Segment Open
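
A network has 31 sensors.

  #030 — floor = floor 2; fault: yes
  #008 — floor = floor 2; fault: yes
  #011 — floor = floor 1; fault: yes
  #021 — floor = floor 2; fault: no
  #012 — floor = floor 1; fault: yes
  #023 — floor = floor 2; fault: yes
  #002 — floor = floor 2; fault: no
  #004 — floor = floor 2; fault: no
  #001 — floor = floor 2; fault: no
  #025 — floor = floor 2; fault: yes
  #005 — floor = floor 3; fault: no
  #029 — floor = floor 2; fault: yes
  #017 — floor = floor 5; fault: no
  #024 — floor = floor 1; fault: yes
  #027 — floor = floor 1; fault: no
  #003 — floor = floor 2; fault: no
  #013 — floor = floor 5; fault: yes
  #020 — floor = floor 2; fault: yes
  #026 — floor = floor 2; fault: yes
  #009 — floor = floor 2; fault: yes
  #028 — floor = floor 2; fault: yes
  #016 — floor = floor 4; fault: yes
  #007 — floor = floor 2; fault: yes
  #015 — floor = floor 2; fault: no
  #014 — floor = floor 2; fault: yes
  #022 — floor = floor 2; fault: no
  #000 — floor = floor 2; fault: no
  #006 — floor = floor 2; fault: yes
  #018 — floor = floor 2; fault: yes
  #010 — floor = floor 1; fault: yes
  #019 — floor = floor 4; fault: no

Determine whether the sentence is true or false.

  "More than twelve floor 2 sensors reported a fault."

True

The determiner here denotes the relation: |A ∩ B| > 12.
|A| = 21, |A ∩ B| = 13, |A ∖ B| = 8.
|A ∩ B| = 13, so the statement is true.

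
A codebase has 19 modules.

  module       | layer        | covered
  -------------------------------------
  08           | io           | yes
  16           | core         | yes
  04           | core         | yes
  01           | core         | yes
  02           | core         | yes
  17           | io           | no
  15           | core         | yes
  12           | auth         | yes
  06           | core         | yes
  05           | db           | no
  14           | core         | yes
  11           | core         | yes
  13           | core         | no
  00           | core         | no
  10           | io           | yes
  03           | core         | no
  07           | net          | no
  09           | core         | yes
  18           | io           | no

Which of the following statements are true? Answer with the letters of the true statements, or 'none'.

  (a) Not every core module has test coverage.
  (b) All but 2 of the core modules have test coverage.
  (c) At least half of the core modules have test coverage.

(a), (c)

|A| = 12, |A ∩ B| = 9, |A ∖ B| = 3.
(a) A ⊄ B (|A ∖ B| ≥ 1): holds.
(b) |A ∖ B| = 2: fails.
(c) |A ∩ B| ≥ |A ∖ B|: holds.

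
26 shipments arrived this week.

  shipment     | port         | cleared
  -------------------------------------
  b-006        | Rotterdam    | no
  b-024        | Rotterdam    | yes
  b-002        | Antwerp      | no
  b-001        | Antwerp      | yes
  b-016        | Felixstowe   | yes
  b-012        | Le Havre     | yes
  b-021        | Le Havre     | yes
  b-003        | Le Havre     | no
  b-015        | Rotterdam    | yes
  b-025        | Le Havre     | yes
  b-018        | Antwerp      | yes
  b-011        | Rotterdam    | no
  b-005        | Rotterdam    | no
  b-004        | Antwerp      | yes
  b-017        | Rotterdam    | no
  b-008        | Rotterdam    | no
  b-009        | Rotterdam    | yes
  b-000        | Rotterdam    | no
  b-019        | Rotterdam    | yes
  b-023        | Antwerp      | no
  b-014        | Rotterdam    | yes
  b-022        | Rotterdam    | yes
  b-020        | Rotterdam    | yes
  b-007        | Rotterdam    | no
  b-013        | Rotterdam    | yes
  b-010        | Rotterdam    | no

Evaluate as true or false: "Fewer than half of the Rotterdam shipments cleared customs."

False

Truth condition: |A ∩ B| < |A ∖ B|.
|A| = 16, |A ∩ B| = 8, |A ∖ B| = 8.
8 = 8, so the statement is false.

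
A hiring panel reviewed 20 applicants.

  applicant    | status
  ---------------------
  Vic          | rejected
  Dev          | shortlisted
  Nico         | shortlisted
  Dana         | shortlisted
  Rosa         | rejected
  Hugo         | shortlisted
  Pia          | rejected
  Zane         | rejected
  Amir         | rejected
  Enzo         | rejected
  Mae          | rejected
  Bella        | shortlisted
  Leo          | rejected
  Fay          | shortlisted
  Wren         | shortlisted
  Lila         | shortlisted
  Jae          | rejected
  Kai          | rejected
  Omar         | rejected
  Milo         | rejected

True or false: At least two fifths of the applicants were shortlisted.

Truth condition: |A ∩ B| / |A| ≥ 2/5.
|A| = 20, |A ∩ B| = 8, |A ∖ B| = 12.
|A ∩ B|/|A| = 8/20, so the statement is true.

True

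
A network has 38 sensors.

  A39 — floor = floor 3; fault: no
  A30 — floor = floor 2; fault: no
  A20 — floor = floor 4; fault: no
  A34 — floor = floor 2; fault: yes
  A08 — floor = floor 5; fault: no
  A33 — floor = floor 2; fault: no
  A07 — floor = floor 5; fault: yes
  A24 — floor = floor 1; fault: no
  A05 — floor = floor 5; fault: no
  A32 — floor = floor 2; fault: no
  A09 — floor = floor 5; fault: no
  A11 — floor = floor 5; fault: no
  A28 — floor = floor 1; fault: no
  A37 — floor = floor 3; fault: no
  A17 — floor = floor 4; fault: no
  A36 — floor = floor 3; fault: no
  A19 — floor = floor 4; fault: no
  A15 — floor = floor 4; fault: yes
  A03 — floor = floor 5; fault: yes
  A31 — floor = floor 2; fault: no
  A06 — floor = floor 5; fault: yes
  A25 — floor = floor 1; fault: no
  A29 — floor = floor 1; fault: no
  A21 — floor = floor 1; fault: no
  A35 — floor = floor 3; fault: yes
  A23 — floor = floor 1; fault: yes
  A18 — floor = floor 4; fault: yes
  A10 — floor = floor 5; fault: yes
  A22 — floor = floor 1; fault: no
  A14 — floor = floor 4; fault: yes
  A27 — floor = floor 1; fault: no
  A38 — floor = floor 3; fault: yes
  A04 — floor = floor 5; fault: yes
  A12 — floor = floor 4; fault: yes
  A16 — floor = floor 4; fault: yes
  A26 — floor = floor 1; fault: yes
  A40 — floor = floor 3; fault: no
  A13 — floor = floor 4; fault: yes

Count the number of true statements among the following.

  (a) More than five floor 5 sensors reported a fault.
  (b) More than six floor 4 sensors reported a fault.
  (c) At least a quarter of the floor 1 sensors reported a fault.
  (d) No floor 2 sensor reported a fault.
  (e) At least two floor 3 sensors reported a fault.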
Segment Closed
→ What is being asked
Each entry above should be restated exactly as supplied.

→ Answer to this exercise
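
A network has 31 sensors.

  #030 — floor = floor 2; fault: yes
  #008 — floor = floor 2; fault: yes
  #011 — floor = floor 1; fault: yes
  #021 — floor = floor 2; fault: no
  #012 — floor = floor 1; fault: yes
  #023 — floor = floor 2; fault: yes
  #002 — floor = floor 2; fault: no
  #004 — floor = floor 2; fault: no
  #001 — floor = floor 2; fault: no
  #025 — floor = floor 2; fault: yes
  #005 — floor = floor 3; fault: no
  #029 — floor = floor 2; fault: yes
  #017 — floor = floor 5; fault: no
  #024 — floor = floor 1; fault: yes
  #027 — floor = floor 1; fault: no
  #003 — floor = floor 2; fault: no
  #013 — floor = floor 5; fault: yes
  #020 — floor = floor 2; fault: yes
  #026 — floor = floor 2; fault: yes
  #009 — floor = floor 2; fault: yes
  #028 — floor = floor 2; fault: yes
  #016 — floor = floor 4; fault: yes
  #007 — floor = floor 2; fault: yes
  #015 — floor = floor 2; fault: no
  #014 — floor = floor 2; fault: yes
  #022 — floor = floor 2; fault: no
  #000 — floor = floor 2; fault: no
  #006 — floor = floor 2; fault: yes
  #018 — floor = floor 2; fault: yes
  #010 — floor = floor 1; fault: yes
  #019 — floor = floor 4; fault: no

Determine whether the sentence is true or false.

  "More than twelve floor 2 sensors reported a fault."

True

The determiner here denotes the relation: |A ∩ B| > 12.
|A| = 21, |A ∩ B| = 13, |A ∖ B| = 8.
|A ∩ B| = 13, so the statement is true.

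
A codebase has 19 modules.

  module       | layer        | covered
  -------------------------------------
  08           | io           | yes
  16           | core         | yes
  04           | core         | yes
  01           | core         | yes
  02           | core         | yes
  17           | io           | no
  15           | core         | yes
  12           | auth         | yes
  06           | core         | yes
  05           | db           | no
  14           | core         | yes
  11           | core         | yes
  13           | core         | no
  00           | core         | no
  10           | io           | yes
  03           | core         | no
  07           | net          | no
  09           | core         | yes
  18           | io           | no

Which of the following statements are true? Answer with the letters of the true statements, or 'none'.

  (a) Not every core module has test coverage.
  (b) All but 2 of the core modules have test coverage.
  (c) At least half of the core modules have test coverage.

(a), (c)

|A| = 12, |A ∩ B| = 9, |A ∖ B| = 3.
(a) A ⊄ B (|A ∖ B| ≥ 1): holds.
(b) |A ∖ B| = 2: fails.
(c) |A ∩ B| ≥ |A ∖ B|: holds.

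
26 shipments arrived this week.

  shipment     | port         | cleared
  -------------------------------------
  b-006        | Rotterdam    | no
  b-024        | Rotterdam    | yes
  b-002        | Antwerp      | no
  b-001        | Antwerp      | yes
  b-016        | Felixstowe   | yes
  b-012        | Le Havre     | yes
  b-021        | Le Havre     | yes
  b-003        | Le Havre     | no
  b-015        | Rotterdam    | yes
  b-025        | Le Havre     | yes
  b-018        | Antwerp      | yes
  b-011        | Rotterdam    | no
  b-005        | Rotterdam    | no
  b-004        | Antwerp      | yes
  b-017        | Rotterdam    | no
  b-008        | Rotterdam    | no
  b-009        | Rotterdam    | yes
  b-000        | Rotterdam    | no
  b-019        | Rotterdam    | yes
  b-023        | Antwerp      | no
  b-014        | Rotterdam    | yes
  b-022        | Rotterdam    | yes
  b-020        | Rotterdam    | yes
  b-007        | Rotterdam    | no
  b-013        | Rotterdam    | yes
  b-010        | Rotterdam    | no

Evaluate as true or false: "Fewer than half of the Rotterdam shipments cleared customs."

False

Truth condition: |A ∩ B| < |A ∖ B|.
|A| = 16, |A ∩ B| = 8, |A ∖ B| = 8.
8 = 8, so the statement is false.

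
A hiring panel reviewed 20 applicants.

  applicant    | status
  ---------------------
  Vic          | rejected
  Dev          | shortlisted
  Nico         | shortlisted
  Dana         | shortlisted
  Rosa         | rejected
  Hugo         | shortlisted
  Pia          | rejected
  Zane         | rejected
  Amir         | rejected
  Enzo         | rejected
  Mae          | rejected
  Bella        | shortlisted
  Leo          | rejected
  Fay          | shortlisted
  Wren         | shortlisted
  Lila         | shortlisted
  Jae          | rejected
  Kai          | rejected
  Omar         | rejected
  Milo         | rejected

True or false: At least two fifths of the applicants were shortlisted.

Truth condition: |A ∩ B| / |A| ≥ 2/5.
|A| = 20, |A ∩ B| = 8, |A ∖ B| = 12.
|A ∩ B|/|A| = 8/20, so the statement is true.

True

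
A network has 38 sensors.

  A39 — floor = floor 3; fault: no
  A30 — floor = floor 2; fault: no
  A20 — floor = floor 4; fault: no
  A34 — floor = floor 2; fault: yes
  A08 — floor = floor 5; fault: no
  A33 — floor = floor 2; fault: no
  A07 — floor = floor 5; fault: yes
  A24 — floor = floor 1; fault: no
  A05 — floor = floor 5; fault: no
  A32 — floor = floor 2; fault: no
  A09 — floor = floor 5; fault: no
  A11 — floor = floor 5; fault: no
  A28 — floor = floor 1; fault: no
  A37 — floor = floor 3; fault: no
  A17 — floor = floor 4; fault: no
  A36 — floor = floor 3; fault: no
  A19 — floor = floor 4; fault: no
  A15 — floor = floor 4; fault: yes
  A03 — floor = floor 5; fault: yes
  A31 — floor = floor 2; fault: no
  A06 — floor = floor 5; fault: yes
  A25 — floor = floor 1; fault: no
  A29 — floor = floor 1; fault: no
  A21 — floor = floor 1; fault: no
  A35 — floor = floor 3; fault: yes
  A23 — floor = floor 1; fault: yes
  A18 — floor = floor 4; fault: yes
  A10 — floor = floor 5; fault: yes
  A22 — floor = floor 1; fault: no
  A14 — floor = floor 4; fault: yes
  A27 — floor = floor 1; fault: no
  A38 — floor = floor 3; fault: yes
  A04 — floor = floor 5; fault: yes
  A12 — floor = floor 4; fault: yes
  A16 — floor = floor 4; fault: yes
  A26 — floor = floor 1; fault: yes
  A40 — floor = floor 3; fault: no
  A13 — floor = floor 4; fault: yes

Count the number of true statements among the following.

  (a) More than five floor 5 sensors reported a fault.
  (b) More than six floor 4 sensors reported a fault.
  (c) At least a quarter of the floor 1 sensors reported a fault.
  (d) No floor 2 sensor reported a fault.
  (e) At least two floor 3 sensors reported a fault.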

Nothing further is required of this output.